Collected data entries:
* * * * * * *

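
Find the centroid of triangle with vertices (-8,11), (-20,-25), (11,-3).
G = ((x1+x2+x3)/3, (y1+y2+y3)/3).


Gx = (-8- 20+11)/3 = -17/3 = -5.6667
Gy = (11- 25- 3)/3 = -17/3 = -5.6667

G = (-5.6667, -5.6667)


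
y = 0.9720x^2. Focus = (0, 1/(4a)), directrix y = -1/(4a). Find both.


a = 0.9720
1/(4a) = 0.2572
Focus = (0, 0.2572)
Directrix: y = -0.2572

Focus = (0, 0.2572), Directrix: y = -0.2572


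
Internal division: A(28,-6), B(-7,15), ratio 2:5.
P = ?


Px = (2*(-7) + 5*28)/7 = 126/7 = 18.0000
Py = (2*15 + 5*(-6))/7 = 0/7 = 0

P = (18.0000, 0)


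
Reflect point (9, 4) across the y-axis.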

* * * * * * *

PROBLEM TO WORK ON ->
The lines from the beginning of the records through the line containing "Internal division: A(28,-6), B(-7,15), ratio" should be reproduced exactly. Include nothing else.

COMPLETED EXERCISE ->
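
Find the centroid of triangle with vertices (-8,11), (-20,-25), (11,-3).
G = ((x1+x2+x3)/3, (y1+y2+y3)/3).


Gx = (-8- 20+11)/3 = -17/3 = -5.6667
Gy = (11- 25- 3)/3 = -17/3 = -5.6667

G = (-5.6667, -5.6667)


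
y = 0.9720x^2. Focus = (0, 1/(4a)), directrix y = -1/(4a). Find both.


a = 0.9720
1/(4a) = 0.2572
Focus = (0, 0.2572)
Directrix: y = -0.2572

Focus = (0, 0.2572), Directrix: y = -0.2572


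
Internal division: A(28,-6), B(-7,15), ratio 2:5.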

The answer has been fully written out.